◆ What is needed
Produce a word-for-word restatement of the lines from the line with "The position is" to the end of the listing below, inclusive.

◆ Supplied data
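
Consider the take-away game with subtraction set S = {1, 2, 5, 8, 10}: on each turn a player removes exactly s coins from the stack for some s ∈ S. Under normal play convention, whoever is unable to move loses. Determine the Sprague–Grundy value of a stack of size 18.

0

n :  0  1  2  3  4  5  6  7  8  9 10 11 12 13 14 15 16 17 18
G :  0  1  2  0  1  2  0  1  2  0  1  2  0  1  2  0  1  2  0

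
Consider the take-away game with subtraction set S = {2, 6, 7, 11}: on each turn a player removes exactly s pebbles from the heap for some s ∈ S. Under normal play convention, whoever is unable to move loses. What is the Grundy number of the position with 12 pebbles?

G(0) = 0
G(1) = mex{} = 0
G(2) = mex{0} = 1
G(3) = mex{0} = 1
G(4) = mex{1} = 0
G(5) = mex{1} = 0
G(6) = mex{0,0} = 1
G(7) = mex{0,0,0} = 1
G(8) = mex{1,1,0} = 2
G(9) = mex{1,1,1} = 0
G(10) = mex{2,0,1} = 3
G(11) = mex{0,0,0,0} = 1
G(12) = mex{3,1,0,0} = 2

2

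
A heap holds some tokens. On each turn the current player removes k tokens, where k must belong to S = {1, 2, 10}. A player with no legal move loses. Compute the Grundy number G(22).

G(0) = 0
G(1) = mex{0} = 1
G(2) = mex{1,0} = 2
G(3) = mex{2,1} = 0
G(4) = mex{0,2} = 1
G(5) = mex{1,0} = 2
G(6) = mex{2,1} = 0
G(7) = mex{0,2} = 1
G(8) = mex{1,0} = 2
G(9) = mex{2,1} = 0
G(10) = mex{0,2,0} = 1
G(11) = mex{1,0,1} = 2
G(12) = mex{2,1,2} = 0
G(13) = mex{0,2,0} = 1
G(14) = mex{1,0,1} = 2
G(15) = mex{2,1,2} = 0
G(16) = mex{0,2,0} = 1
G(17) = mex{1,0,1} = 2
G(18) = mex{2,1,2} = 0
G(19) = mex{0,2,0} = 1
G(20) = mex{1,0,1} = 2
G(21) = mex{2,1,2} = 0
G(22) = mex{0,2,0} = 1

1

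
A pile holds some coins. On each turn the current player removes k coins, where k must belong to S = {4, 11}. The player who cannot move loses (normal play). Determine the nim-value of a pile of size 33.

n :  0  1  2  3  4  5  6  7  8  9 10 11 12 13 14 15 16 17 18 19 20 21 22 23 24 25 26 27 28 29 30 31 32 33
G :  0  0  0  0  1  1  1  1  0  0  0  2  1  1  1  0  0  0  0  1  1  1  1  0  0  0  2  1  1  1  0  0  0  0

0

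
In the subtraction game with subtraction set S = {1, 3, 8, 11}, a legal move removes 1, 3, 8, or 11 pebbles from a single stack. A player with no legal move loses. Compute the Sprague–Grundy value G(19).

G(0) = 0
G(1) = mex{0} = 1
G(2) = mex{1} = 0
G(3) = mex{0,0} = 1
G(4) = mex{1,1} = 0
G(5) = mex{0,0} = 1
G(6) = mex{1,1} = 0
G(7) = mex{0,0} = 1
G(8) = mex{1,1,0} = 2
G(9) = mex{2,0,1} = 3
G(10) = mex{3,1,0} = 2
G(11) = mex{2,2,1,0} = 3
G(12) = mex{3,3,0,1} = 2
G(13) = mex{2,2,1,0} = 3
G(14) = mex{3,3,0,1} = 2
G(15) = mex{2,2,1,0} = 3
G(16) = mex{3,3,2,1} = 0
G(17) = mex{0,2,3,0} = 1
G(18) = mex{1,3,2,1} = 0
G(19) = mex{0,0,3,2} = 1

1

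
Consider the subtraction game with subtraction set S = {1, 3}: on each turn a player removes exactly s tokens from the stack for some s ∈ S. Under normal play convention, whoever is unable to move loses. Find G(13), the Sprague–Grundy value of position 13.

G(0) = 0
G(1) = mex{0} = 1
G(2) = mex{1} = 0
G(3) = mex{0,0} = 1
G(4) = mex{1,1} = 0
G(5) = mex{0,0} = 1
G(6) = mex{1,1} = 0
G(7) = mex{0,0} = 1
G(8) = mex{1,1} = 0
G(9) = mex{0,0} = 1
G(10) = mex{1,1} = 0
G(11) = mex{0,0} = 1
G(12) = mex{1,1} = 0
G(13) = mex{0,0} = 1

1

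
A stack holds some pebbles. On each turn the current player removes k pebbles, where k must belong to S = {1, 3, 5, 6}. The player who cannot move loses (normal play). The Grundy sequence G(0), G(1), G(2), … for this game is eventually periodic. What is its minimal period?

n :  0  1  2  3  4  5  6  7  8  9 10 11 12 13 14 15 16 17 18 19 20 21 22 23
G :  0  1  0  1  0  1  2  3  2  3  2  0  1  0  1  0  1  2  3  2  3  2  0  1
G(n+11) = G(n) holds for n = 0,…,5 (a full window of length max(S) = 6), so the sequence is purely periodic with period 11.

11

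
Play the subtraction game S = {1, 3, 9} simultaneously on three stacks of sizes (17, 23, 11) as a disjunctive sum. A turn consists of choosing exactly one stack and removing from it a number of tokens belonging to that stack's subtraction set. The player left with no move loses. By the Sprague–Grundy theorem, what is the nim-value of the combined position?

All stacks use S = {1, 3, 9}:
n :  0  1  2  3  4  5  6  7  8  9 10 11 12 13 14 15 16 17 18 19 20 21 22 23
G :  0  1  0  1  0  1  0  1  0  1  0  1  0  1  0  1  0  1  0  1  0  1  0  1
Stack A: G(17) = 1.
Stack B: G(23) = 1.
Stack C: G(11) = 1.
Combined Grundy value = 1 ⊕ 1 ⊕ 1 = 1.

1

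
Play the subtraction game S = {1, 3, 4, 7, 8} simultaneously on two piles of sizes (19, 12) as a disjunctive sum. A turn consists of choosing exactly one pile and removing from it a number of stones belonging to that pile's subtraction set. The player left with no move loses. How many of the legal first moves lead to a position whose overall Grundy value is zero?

All piles use S = {1, 3, 4, 7, 8}:
n :  0  1  2  3  4  5  6  7  8  9 10 11 12 13 14 15 16 17 18 19
G :  0  1  0  1  2  3  2  3  4  5  4  0  1  0  1  2  3  2  3  4
Pile A: G(19) = 4.
Pile B: G(12) = 1.
Combined Grundy value = 4 ⊕ 1 = 5.
A winning move leaves total XOR = 0, i.e. changes one component's Grundy value g to g ⊕ X where X is the current total.
Pile A: need g' = 4⊕5 = 1. Options: 19−1→G=3, 19−3→G=3, 19−4→G=2, 19−7→G=1, 19−8→G=0. Hits: 1.
Pile B: need g' = 1⊕5 = 4. Options: 12−1→G=0, 12−3→G=5, 12−4→G=4, 12−7→G=3, 12−8→G=2. Hits: 1.

2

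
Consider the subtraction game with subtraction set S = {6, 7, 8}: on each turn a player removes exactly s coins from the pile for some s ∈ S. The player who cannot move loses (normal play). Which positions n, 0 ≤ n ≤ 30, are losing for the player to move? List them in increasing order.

G(0) = 0
G(1) = mex{} = 0
G(2) = mex{} = 0
G(3) = mex{} = 0
G(4) = mex{} = 0
G(5) = mex{} = 0
G(6) = mex{0} = 1
G(7) = mex{0,0} = 1
G(8) = mex{0,0,0} = 1
G(9) = mex{0,0,0} = 1
G(10) = mex{0,0,0} = 1
G(11) = mex{0,0,0} = 1
G(12) = mex{1,0,0} = 2
G(13) = mex{1,1,0} = 2
G(14) = mex{1,1,1} = 0
G(15) = mex{1,1,1} = 0
G(16) = mex{1,1,1} = 0
G(17) = mex{1,1,1} = 0
G(18) = mex{2,1,1} = 0
G(19) = mex{2,2,1} = 0
G(20) = mex{0,2,2} = 1
G(21) = mex{0,0,2} = 1
G(22) = mex{0,0,0} = 1
G(23) = mex{0,0,0} = 1
G(24) = mex{0,0,0} = 1
G(25) = mex{0,0,0} = 1
G(26) = mex{1,0,0} = 2
G(27) = mex{1,1,0} = 2
G(28) = mex{1,1,1} = 0
G(29) = mex{1,1,1} = 0
G(30) = mex{1,1,1} = 0
P-positions are exactly the n with G(n) = 0.

0, 1, 2, 3, 4, 5, 14, 15, 16, 17, 18, 19, 28, 29, 30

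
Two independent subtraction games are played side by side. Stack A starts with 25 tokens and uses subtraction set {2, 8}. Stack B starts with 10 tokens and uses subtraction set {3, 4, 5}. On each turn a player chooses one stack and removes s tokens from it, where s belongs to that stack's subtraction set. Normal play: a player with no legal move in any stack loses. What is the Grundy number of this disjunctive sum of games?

0

Stack A, S = {2, 8}:
n :  0  1  2  3  4  5  6  7  8  9 10 11 12 13 14 15 16 17 18 19 20 21 22 23 24 25
G :  0  0  1  1  0  0  1  1  2  2  0  0  1  1  0  0  1  1  2  2  0  0  1  1  0  0
G_A(25) = 0.
Stack B, S = {3, 4, 5}:
n :  0  1  2  3  4  5  6  7  8  9 10
G :  0  0  0  1  1  1  2  2  0  0  0
G_B(10) = 0.
Combined Grundy value = 0 ⊕ 0 = 0.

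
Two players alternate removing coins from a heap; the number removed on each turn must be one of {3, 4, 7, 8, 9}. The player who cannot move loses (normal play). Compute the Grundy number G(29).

G(0) = 0
G(1) = mex{} = 0
G(2) = mex{} = 0
G(3) = mex{0} = 1
G(4) = mex{0,0} = 1
G(5) = mex{0,0} = 1
G(6) = mex{1,0} = 2
G(7) = mex{1,1,0} = 2
G(8) = mex{1,1,0,0} = 2
G(9) = mex{2,1,0,0,0} = 3
G(10) = mex{2,2,1,0,0} = 3
G(11) = mex{2,2,1,1,0} = 3
G(12) = mex{3,2,1,1,1} = 0
G(13) = mex{3,3,2,1,1} = 0
G(14) = mex{3,3,2,2,1} = 0
G(15) = mex{0,3,2,2,2} = 1
G(16) = mex{0,0,3,2,2} = 1
G(17) = mex{0,0,3,3,2} = 1
G(18) = mex{1,0,3,3,3} = 2
G(19) = mex{1,1,0,3,3} = 2
G(20) = mex{1,1,0,0,3} = 2
G(21) = mex{2,1,0,0,0} = 3
G(22) = mex{2,2,1,0,0} = 3
G(23) = mex{2,2,1,1,0} = 3
G(24) = mex{3,2,1,1,1} = 0
G(25) = mex{3,3,2,1,1} = 0
G(26) = mex{3,3,2,2,1} = 0
G(27) = mex{0,3,2,2,2} = 1
G(28) = mex{0,0,3,2,2} = 1
G(29) = mex{0,0,3,3,2} = 1

1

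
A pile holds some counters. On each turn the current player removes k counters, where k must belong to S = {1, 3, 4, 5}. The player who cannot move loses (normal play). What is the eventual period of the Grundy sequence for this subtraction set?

n :  0  1  2  3  4  5  6  7  8  9 10 11 12 13 14 15 16 17
G :  0  1  0  1  2  3  2  3  0  1  0  1  2  3  2  3  0  1
G(n+8) = G(n) holds for n = 0,…,4 (a full window of length max(S) = 5), so the sequence is purely periodic with period 8.

8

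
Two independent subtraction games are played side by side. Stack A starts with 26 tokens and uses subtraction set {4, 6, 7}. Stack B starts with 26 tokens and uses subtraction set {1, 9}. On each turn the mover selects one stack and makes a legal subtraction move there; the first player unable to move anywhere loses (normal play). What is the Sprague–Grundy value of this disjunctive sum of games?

1

Stack A, S = {4, 6, 7}:
G(0) = 0
G(1) = mex{} = 0
G(2) = mex{} = 0
G(3) = mex{} = 0
G(4) = mex{0} = 1
G(5) = mex{0} = 1
G(6) = mex{0,0} = 1
G(7) = mex{0,0,0} = 1
G(8) = mex{1,0,0} = 2
G(9) = mex{1,0,0} = 2
G(10) = mex{1,1,0} = 2
G(11) = mex{1,1,1} = 0
G(12) = mex{2,1,1} = 0
G(13) = mex{2,1,1} = 0
G(14) = mex{2,2,1} = 0
G(15) = mex{0,2,2} = 1
G(16) = mex{0,2,2} = 1
G(17) = mex{0,0,2} = 1
G(18) = mex{0,0,0} = 1
G(19) = mex{1,0,0} = 2
G(20) = mex{1,0,0} = 2
G(21) = mex{1,1,0} = 2
G(22) = mex{1,1,1} = 0
G(23) = mex{2,1,1} = 0
G(24) = mex{2,1,1} = 0
G(25) = mex{2,2,1} = 0
G(26) = mex{0,2,2} = 1
G_A(26) = 1.
Stack B, S = {1, 9}:
G(0) = 0
G(1) = mex{0} = 1
G(2) = mex{1} = 0
G(3) = mex{0} = 1
G(4) = mex{1} = 0
G(5) = mex{0} = 1
G(6) = mex{1} = 0
G(7) = mex{0} = 1
G(8) = mex{1} = 0
G(9) = mex{0,0} = 1
G(10) = mex{1,1} = 0
G(11) = mex{0,0} = 1
G(12) = mex{1,1} = 0
G(13) = mex{0,0} = 1
G(14) = mex{1,1} = 0
G(15) = mex{0,0} = 1
G(16) = mex{1,1} = 0
G(17) = mex{0,0} = 1
G(18) = mex{1,1} = 0
G(19) = mex{0,0} = 1
G(20) = mex{1,1} = 0
G(21) = mex{0,0} = 1
G(22) = mex{1,1} = 0
G(23) = mex{0,0} = 1
G(24) = mex{1,1} = 0
G(25) = mex{0,0} = 1
G(26) = mex{1,1} = 0
G_B(26) = 0.
Combined Grundy value = 1 ⊕ 0 = 1.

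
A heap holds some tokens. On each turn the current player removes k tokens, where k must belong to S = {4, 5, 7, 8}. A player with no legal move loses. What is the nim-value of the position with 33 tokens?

n :  0  1  2  3  4  5  6  7  8  9 10 11 12 13 14 15 16 17 18 19 20 21 22 23 24 25 26 27 28 29 30 31 32 33
G :  0  0  0  0  1  1  1  1  2  2  2  2  0  0  0  0  1  1  1  1  2  2  2  2  0  0  0  0  1  1  1  1  2  2

2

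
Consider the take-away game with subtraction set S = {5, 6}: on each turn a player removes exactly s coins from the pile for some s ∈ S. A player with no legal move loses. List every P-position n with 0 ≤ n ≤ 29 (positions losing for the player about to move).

0, 1, 2, 3, 4, 11, 12, 13, 14, 15, 22, 23, 24, 25, 26

G(0) = 0
G(1) = mex{} = 0
G(2) = mex{} = 0
G(3) = mex{} = 0
G(4) = mex{} = 0
G(5) = mex{0} = 1
G(6) = mex{0,0} = 1
G(7) = mex{0,0} = 1
G(8) = mex{0,0} = 1
G(9) = mex{0,0} = 1
G(10) = mex{1,0} = 2
G(11) = mex{1,1} = 0
G(12) = mex{1,1} = 0
G(13) = mex{1,1} = 0
G(14) = mex{1,1} = 0
G(15) = mex{2,1} = 0
G(16) = mex{0,2} = 1
G(17) = mex{0,0} = 1
G(18) = mex{0,0} = 1
G(19) = mex{0,0} = 1
G(20) = mex{0,0} = 1
G(21) = mex{1,0} = 2
G(22) = mex{1,1} = 0
G(23) = mex{1,1} = 0
G(24) = mex{1,1} = 0
G(25) = mex{1,1} = 0
G(26) = mex{2,1} = 0
G(27) = mex{0,2} = 1
G(28) = mex{0,0} = 1
G(29) = mex{0,0} = 1
P-positions are exactly the n with G(n) = 0.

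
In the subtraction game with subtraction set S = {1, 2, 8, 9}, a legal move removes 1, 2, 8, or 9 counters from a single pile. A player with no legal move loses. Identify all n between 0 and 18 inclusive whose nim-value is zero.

G(0) = 0
G(1) = mex{0} = 1
G(2) = mex{1,0} = 2
G(3) = mex{2,1} = 0
G(4) = mex{0,2} = 1
G(5) = mex{1,0} = 2
G(6) = mex{2,1} = 0
G(7) = mex{0,2} = 1
G(8) = mex{1,0,0} = 2
G(9) = mex{2,1,1,0} = 3
G(10) = mex{3,2,2,1} = 0
G(11) = mex{0,3,0,2} = 1
G(12) = mex{1,0,1,0} = 2
G(13) = mex{2,1,2,1} = 0
G(14) = mex{0,2,0,2} = 1
G(15) = mex{1,0,1,0} = 2
G(16) = mex{2,1,2,1} = 0
G(17) = mex{0,2,3,2} = 1
G(18) = mex{1,0,0,3} = 2
P-positions are exactly the n with G(n) = 0.

0, 3, 6, 10, 13, 16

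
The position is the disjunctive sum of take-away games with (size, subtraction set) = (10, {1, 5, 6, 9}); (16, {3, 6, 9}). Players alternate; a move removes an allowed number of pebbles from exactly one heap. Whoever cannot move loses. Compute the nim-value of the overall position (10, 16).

3

Heap A, S = {1, 5, 6, 9}:
G(0) = 0
G(1) = mex{0} = 1
G(2) = mex{1} = 0
G(3) = mex{0} = 1
G(4) = mex{1} = 0
G(5) = mex{0,0} = 1
G(6) = mex{1,1,0} = 2
G(7) = mex{2,0,1} = 3
G(8) = mex{3,1,0} = 2
G(9) = mex{2,0,1,0} = 3
G(10) = mex{3,1,0,1} = 2
G_A(10) = 2.
Heap B, S = {3, 6, 9}:
n :  0  1  2  3  4  5  6  7  8  9 10 11 12 13 14 15 16
G :  0  0  0  1  1  1  2  2  2  3  3  3  0  0  0  1  1
G_B(16) = 1.
Combined Grundy value = 2 ⊕ 1 = 3.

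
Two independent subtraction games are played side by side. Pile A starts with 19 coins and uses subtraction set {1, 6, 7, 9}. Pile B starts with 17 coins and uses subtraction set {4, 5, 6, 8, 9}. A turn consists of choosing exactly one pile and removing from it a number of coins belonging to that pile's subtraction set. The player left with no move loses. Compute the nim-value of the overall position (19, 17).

2

Pile A, S = {1, 6, 7, 9}:
n :  0  1  2  3  4  5  6  7  8  9 10 11 12 13 14 15 16 17 18 19
G :  0  1  0  1  0  1  2  3  2  3  2  3  0  1  0  1  0  1  2  3
G_A(19) = 3.
Pile B, S = {4, 5, 6, 8, 9}:
n :  0  1  2  3  4  5  6  7  8  9 10 11 12 13 14 15 16 17
G :  0  0  0  0  1  1  1  1  2  2  2  2  3  0  0  0  0  1
G_B(17) = 1.
Combined Grundy value = 3 ⊕ 1 = 2.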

◆ Output below
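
The position is the disjunctive sum of take-away games with (size, subtraction set) = (10, {1, 5, 6, 9}); (16, {3, 6, 9}). Players alternate; a move removes an allowed number of pebbles from exactly one heap. Whoever cannot move loses. Compute the nim-value of the overall position (10, 16).

3

Heap A, S = {1, 5, 6, 9}:
G(0) = 0
G(1) = mex{0} = 1
G(2) = mex{1} = 0
G(3) = mex{0} = 1
G(4) = mex{1} = 0
G(5) = mex{0,0} = 1
G(6) = mex{1,1,0} = 2
G(7) = mex{2,0,1} = 3
G(8) = mex{3,1,0} = 2
G(9) = mex{2,0,1,0} = 3
G(10) = mex{3,1,0,1} = 2
G_A(10) = 2.
Heap B, S = {3, 6, 9}:
n :  0  1  2  3  4  5  6  7  8  9 10 11 12 13 14 15 16
G :  0  0  0  1  1  1  2  2  2  3  3  3  0  0  0  1  1
G_B(16) = 1.
Combined Grundy value = 2 ⊕ 1 = 3.

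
Two independent subtraction games are played side by side. Pile A starts with 19 coins and uses subtraction set {1, 6, 7, 9}. Pile B starts with 17 coins and uses subtraction set {4, 5, 6, 8, 9}. A turn consists of choosing exactly one pile and removing from it a number of coins belonging to that pile's subtraction set. The player left with no move loses. Compute the nim-value of the overall position (19, 17).

2

Pile A, S = {1, 6, 7, 9}:
n :  0  1  2  3  4  5  6  7  8  9 10 11 12 13 14 15 16 17 18 19
G :  0  1  0  1  0  1  2  3  2  3  2  3  0  1  0  1  0  1  2  3
G_A(19) = 3.
Pile B, S = {4, 5, 6, 8, 9}:
n :  0  1  2  3  4  5  6  7  8  9 10 11 12 13 14 15 16 17
G :  0  0  0  0  1  1  1  1  2  2  2  2  3  0  0  0  0  1
G_B(17) = 1.
Combined Grundy value = 3 ⊕ 1 = 2.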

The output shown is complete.